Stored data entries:
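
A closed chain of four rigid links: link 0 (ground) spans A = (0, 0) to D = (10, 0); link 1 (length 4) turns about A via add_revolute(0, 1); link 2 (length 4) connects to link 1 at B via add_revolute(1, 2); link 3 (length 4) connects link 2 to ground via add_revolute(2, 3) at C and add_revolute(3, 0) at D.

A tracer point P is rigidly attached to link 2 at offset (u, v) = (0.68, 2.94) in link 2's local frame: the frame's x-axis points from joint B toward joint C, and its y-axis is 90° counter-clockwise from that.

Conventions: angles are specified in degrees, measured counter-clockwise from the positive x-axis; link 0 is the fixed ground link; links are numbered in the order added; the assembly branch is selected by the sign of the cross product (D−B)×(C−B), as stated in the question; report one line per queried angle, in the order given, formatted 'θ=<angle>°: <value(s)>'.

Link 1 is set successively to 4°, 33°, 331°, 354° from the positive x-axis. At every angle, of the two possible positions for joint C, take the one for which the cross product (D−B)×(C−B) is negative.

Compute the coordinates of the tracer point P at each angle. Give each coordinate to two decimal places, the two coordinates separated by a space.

A=(0,0), D=(10.00,0)
θ=4°: B = A + 4.00·(cos4°, sin4°) = (3.9903, 0.2790)
θ=4°: |BD| = 6.0162
θ=4°: circle(B,4.00) ∩ circle(D,4.00): a=3.0081, h=2.6365
θ=4°:   candidates: C₊=(7.1174,2.7732) cross=15.862; C₋=(6.8728,-2.4942) cross=-15.862
θ=4°:   branch - wants cross < 0 → take C=(6.8728,-2.4942) (cross=-15.862)
θ=4°: ex = (C−B)/|BC| = (0.7206,-0.6933); ey = (0.6933,0.7206)
θ=4°: P = B + 0.68·ex + 2.94·ey = (6.5186,1.9263)
θ=33°: B = A + 4.00·(cos33°, sin33°) = (3.3547, 2.1786)
θ=33°: |BD| = 6.9933
θ=33°: circle(B,4.00) ∩ circle(D,4.00): a=3.4967, h=1.9425
θ=33°:   candidates: C₊=(7.2825,2.9351) cross=13.585; C₋=(6.0722,-0.7566) cross=-13.585
θ=33°:   branch - wants cross < 0 → take C=(6.0722,-0.7566) (cross=-13.585)
θ=33°: ex = (C−B)/|BC| = (0.6794,-0.7338); ey = (0.7338,0.6794)
θ=33°: P = B + 0.68·ex + 2.94·ey = (5.9740,3.6770)
θ=331°: B = A + 4.00·(cos331°, sin331°) = (3.4985, -1.9392)
θ=331°: |BD| = 6.7846
θ=331°: circle(B,4.00) ∩ circle(D,4.00): a=3.3923, h=2.1195
θ=331°:   candidates: C₊=(6.1434,1.0615) cross=14.380; C₋=(7.3551,-3.0007) cross=-14.380
θ=331°:   branch - wants cross < 0 → take C=(7.3551,-3.0007) (cross=-14.380)
θ=331°: ex = (C−B)/|BC| = (0.9641,-0.2654); ey = (0.2654,0.9641)
θ=331°: P = B + 0.68·ex + 2.94·ey = (4.9343,0.7149)
θ=354°: B = A + 4.00·(cos354°, sin354°) = (3.9781, -0.4181)
θ=354°: |BD| = 6.0364
θ=354°: circle(B,4.00) ∩ circle(D,4.00): a=3.0182, h=2.6250
θ=354°:   candidates: C₊=(6.8072,2.4096) cross=15.845; C₋=(7.1709,-2.8277) cross=-15.845
θ=354°:   branch - wants cross < 0 → take C=(7.1709,-2.8277) (cross=-15.845)
θ=354°: ex = (C−B)/|BC| = (0.7982,-0.6024); ey = (0.6024,0.7982)
θ=354°: P = B + 0.68·ex + 2.94·ey = (6.2919,1.5189)

θ=4°: 6.52 1.93
θ=33°: 5.97 3.68
θ=331°: 4.93 0.71
θ=354°: 6.29 1.52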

Problem to work on
Going through the records above line by line, count those that hold the word "joint", and answer with the number only.

Written answer
2